═════ DATA ═════

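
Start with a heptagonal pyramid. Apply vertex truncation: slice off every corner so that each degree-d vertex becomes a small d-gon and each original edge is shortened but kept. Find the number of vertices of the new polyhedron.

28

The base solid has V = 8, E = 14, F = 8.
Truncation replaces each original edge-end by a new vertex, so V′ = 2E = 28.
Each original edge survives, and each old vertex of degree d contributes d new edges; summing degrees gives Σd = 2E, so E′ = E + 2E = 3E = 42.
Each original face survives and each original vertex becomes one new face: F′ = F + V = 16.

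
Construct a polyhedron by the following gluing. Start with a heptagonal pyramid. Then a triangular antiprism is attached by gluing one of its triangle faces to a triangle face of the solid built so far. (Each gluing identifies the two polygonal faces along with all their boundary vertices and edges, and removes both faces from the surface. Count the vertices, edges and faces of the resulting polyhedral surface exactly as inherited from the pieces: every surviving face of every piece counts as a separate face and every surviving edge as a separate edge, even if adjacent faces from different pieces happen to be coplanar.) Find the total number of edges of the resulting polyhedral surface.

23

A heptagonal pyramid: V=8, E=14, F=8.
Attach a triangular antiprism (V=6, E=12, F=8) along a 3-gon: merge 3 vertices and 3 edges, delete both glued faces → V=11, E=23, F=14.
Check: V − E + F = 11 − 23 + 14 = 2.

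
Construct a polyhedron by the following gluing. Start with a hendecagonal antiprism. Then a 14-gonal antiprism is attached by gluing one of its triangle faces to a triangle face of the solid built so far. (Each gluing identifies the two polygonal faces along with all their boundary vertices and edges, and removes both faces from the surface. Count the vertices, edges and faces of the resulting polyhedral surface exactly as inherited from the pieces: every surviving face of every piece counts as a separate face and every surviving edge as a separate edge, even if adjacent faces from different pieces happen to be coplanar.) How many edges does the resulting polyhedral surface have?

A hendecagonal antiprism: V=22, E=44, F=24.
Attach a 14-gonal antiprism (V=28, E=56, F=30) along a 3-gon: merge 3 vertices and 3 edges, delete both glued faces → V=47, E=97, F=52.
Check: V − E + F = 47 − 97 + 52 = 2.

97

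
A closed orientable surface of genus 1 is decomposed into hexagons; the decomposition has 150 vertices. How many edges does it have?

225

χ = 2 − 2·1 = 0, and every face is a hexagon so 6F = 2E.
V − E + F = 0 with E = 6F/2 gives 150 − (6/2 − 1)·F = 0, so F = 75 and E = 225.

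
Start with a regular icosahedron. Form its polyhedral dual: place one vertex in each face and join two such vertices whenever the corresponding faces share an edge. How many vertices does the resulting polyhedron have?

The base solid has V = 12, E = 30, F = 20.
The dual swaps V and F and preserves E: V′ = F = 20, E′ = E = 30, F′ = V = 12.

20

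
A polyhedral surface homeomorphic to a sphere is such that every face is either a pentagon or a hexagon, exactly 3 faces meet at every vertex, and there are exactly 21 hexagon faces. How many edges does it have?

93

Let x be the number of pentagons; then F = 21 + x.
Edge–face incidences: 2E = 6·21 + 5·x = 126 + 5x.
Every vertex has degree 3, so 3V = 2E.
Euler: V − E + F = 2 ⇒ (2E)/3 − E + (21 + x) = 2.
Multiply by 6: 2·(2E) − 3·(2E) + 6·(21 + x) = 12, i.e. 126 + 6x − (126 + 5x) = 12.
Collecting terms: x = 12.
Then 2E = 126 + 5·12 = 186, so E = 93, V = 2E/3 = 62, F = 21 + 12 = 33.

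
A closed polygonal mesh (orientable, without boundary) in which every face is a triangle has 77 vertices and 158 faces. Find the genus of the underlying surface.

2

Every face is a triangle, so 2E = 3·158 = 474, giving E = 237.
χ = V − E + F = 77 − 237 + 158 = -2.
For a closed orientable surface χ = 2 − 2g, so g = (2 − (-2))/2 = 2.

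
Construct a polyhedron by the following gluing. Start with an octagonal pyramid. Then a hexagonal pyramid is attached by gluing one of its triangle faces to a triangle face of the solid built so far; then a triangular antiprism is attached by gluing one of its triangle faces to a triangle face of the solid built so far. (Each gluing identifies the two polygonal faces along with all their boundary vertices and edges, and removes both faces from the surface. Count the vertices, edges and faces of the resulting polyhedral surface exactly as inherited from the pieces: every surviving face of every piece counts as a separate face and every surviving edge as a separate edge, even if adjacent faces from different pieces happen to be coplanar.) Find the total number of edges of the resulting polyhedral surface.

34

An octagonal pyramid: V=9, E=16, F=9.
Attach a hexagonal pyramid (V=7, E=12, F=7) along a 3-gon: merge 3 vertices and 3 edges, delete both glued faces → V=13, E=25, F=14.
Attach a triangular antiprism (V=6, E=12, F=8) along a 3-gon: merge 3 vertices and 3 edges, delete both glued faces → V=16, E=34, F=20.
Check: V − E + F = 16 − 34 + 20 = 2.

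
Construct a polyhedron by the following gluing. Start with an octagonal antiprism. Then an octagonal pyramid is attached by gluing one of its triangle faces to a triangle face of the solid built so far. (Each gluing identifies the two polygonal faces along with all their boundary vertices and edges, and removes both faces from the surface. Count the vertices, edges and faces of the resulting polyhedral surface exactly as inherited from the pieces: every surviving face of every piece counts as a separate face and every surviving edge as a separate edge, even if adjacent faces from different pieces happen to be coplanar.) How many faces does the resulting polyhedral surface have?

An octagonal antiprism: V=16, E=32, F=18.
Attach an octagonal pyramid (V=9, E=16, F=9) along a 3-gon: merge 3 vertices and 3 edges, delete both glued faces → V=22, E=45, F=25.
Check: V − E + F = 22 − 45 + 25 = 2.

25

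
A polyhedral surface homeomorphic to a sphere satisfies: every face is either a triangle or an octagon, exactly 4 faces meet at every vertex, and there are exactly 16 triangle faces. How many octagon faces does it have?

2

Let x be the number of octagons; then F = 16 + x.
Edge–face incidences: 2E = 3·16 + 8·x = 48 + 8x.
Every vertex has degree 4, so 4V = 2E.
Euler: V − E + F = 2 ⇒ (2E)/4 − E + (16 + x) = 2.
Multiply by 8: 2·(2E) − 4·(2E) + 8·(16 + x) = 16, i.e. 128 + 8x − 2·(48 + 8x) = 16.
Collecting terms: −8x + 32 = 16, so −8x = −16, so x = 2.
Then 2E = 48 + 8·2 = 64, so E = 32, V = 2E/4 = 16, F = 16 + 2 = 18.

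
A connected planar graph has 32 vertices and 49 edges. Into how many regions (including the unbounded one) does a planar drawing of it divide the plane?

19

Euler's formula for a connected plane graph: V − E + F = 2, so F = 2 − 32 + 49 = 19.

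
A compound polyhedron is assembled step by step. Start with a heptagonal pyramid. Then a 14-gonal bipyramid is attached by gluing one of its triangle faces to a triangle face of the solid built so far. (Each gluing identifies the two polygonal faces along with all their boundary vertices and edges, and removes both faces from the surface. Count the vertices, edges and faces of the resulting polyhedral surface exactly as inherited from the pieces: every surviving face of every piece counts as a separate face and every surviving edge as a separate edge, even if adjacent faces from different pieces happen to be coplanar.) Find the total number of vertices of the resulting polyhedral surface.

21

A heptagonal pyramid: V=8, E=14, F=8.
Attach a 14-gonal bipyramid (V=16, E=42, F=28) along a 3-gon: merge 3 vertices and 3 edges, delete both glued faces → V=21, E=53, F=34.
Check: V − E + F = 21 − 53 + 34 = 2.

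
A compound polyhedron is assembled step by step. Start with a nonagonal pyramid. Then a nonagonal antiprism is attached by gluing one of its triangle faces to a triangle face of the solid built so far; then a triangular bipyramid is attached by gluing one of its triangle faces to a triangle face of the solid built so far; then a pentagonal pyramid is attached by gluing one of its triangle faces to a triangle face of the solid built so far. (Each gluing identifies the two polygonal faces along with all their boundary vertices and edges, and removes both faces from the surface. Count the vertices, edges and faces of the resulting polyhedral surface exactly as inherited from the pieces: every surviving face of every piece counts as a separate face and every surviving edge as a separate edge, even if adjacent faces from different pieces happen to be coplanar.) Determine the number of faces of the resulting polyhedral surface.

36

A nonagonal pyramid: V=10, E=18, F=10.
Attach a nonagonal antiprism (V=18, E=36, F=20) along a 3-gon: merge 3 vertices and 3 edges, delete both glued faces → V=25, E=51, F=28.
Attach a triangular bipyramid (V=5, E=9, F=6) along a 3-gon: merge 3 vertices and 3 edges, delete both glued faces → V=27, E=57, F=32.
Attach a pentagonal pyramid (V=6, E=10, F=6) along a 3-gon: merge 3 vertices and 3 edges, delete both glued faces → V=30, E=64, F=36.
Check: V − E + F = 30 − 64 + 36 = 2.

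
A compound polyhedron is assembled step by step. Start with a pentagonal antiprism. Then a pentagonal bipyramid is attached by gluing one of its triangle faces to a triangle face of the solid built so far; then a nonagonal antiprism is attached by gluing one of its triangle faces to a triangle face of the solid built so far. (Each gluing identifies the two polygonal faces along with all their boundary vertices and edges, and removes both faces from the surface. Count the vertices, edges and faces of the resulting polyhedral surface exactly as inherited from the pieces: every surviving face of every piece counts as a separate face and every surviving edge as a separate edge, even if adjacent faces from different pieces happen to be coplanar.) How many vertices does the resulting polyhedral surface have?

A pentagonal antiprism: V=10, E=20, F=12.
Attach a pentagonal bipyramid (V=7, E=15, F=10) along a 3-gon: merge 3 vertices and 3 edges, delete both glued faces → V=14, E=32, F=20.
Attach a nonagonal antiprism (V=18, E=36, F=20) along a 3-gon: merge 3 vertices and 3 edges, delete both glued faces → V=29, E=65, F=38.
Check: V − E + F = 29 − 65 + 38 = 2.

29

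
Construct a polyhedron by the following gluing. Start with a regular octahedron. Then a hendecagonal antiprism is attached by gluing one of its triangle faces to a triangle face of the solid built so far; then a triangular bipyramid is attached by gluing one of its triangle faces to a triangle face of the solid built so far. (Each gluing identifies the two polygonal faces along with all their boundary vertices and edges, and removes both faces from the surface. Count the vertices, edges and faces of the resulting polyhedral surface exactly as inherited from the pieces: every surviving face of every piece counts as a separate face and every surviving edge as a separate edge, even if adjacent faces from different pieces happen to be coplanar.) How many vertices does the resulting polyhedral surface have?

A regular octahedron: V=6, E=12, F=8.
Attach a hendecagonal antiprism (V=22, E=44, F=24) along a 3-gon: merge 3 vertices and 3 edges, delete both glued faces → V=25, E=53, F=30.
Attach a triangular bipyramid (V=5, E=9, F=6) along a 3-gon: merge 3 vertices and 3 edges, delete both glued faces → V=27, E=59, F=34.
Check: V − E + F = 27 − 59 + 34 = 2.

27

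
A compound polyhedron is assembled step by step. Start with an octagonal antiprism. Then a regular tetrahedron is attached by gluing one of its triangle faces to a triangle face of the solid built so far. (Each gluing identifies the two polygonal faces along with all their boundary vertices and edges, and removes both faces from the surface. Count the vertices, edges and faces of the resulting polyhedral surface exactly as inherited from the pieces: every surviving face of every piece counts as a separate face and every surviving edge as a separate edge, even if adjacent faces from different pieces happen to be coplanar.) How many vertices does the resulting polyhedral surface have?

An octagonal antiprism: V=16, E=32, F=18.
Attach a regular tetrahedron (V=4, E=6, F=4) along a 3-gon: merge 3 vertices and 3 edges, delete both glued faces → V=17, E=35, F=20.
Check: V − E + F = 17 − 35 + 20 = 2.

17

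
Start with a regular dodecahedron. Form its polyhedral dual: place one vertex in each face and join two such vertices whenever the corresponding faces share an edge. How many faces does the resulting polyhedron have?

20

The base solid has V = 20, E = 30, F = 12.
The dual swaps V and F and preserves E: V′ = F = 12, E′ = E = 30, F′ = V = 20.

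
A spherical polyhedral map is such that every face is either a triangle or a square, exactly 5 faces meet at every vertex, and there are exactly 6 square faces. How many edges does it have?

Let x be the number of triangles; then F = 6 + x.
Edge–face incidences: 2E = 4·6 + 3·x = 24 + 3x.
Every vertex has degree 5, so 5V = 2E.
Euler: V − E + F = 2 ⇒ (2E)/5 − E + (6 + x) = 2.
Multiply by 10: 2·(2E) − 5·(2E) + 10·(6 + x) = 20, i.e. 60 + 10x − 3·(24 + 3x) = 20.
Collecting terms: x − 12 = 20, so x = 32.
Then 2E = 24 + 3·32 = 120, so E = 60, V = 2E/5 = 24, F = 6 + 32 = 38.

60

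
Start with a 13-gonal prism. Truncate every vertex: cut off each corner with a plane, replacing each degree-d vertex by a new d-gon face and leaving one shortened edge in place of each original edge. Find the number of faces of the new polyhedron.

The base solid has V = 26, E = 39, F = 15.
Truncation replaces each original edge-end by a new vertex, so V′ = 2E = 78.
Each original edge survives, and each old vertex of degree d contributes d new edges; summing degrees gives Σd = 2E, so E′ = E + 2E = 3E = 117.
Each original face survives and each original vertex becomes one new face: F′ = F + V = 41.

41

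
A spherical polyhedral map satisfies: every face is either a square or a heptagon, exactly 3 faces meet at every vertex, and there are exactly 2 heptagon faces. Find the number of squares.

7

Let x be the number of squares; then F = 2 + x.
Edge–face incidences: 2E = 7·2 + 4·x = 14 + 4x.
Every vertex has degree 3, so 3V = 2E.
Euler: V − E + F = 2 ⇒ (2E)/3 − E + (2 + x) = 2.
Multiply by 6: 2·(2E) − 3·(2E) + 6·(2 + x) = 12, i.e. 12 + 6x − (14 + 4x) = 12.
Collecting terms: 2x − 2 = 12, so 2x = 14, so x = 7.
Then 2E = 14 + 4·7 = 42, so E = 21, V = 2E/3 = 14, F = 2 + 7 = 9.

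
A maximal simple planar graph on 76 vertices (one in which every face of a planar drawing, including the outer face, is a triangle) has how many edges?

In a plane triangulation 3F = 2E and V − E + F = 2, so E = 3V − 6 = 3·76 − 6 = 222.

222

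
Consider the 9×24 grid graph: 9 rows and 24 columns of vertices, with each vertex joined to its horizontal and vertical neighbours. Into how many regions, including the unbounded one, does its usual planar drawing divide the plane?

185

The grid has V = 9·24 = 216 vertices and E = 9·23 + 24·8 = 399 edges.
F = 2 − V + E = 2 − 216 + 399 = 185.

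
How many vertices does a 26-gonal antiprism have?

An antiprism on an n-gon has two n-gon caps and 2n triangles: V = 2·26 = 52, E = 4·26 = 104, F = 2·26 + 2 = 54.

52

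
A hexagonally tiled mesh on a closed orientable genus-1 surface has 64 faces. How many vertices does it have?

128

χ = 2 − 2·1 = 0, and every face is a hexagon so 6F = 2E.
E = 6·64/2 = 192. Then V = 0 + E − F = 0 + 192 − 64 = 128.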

═════

**WHAT YOU ARE ASKED TO DO**
The result should be the lines from the line with "A hexagonally tiled" to the last line of the material, returned exactly and without any other line.

**ANSWER SECTION**
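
A hexagonally tiled mesh on a closed orientable genus-1 surface has 64 faces. How many vertices does it have?

128

χ = 2 − 2·1 = 0, and every face is a hexagon so 6F = 2E.
E = 6·64/2 = 192. Then V = 0 + E − F = 0 + 192 − 64 = 128.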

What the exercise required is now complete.